- _Exercise data_:
#####
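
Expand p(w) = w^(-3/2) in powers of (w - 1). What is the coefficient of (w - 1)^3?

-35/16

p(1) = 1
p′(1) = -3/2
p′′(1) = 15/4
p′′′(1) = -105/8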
#####
- _Instructions to follow_: Please give the listing above once more, word for word.

- _Task solution_:
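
Expand p(w) = w^(-3/2) in powers of (w - 1). What is the coefficient of (w - 1)^3?

-35/16

p(1) = 1
p′(1) = -3/2
p′′(1) = 15/4
p′′′(1) = -105/8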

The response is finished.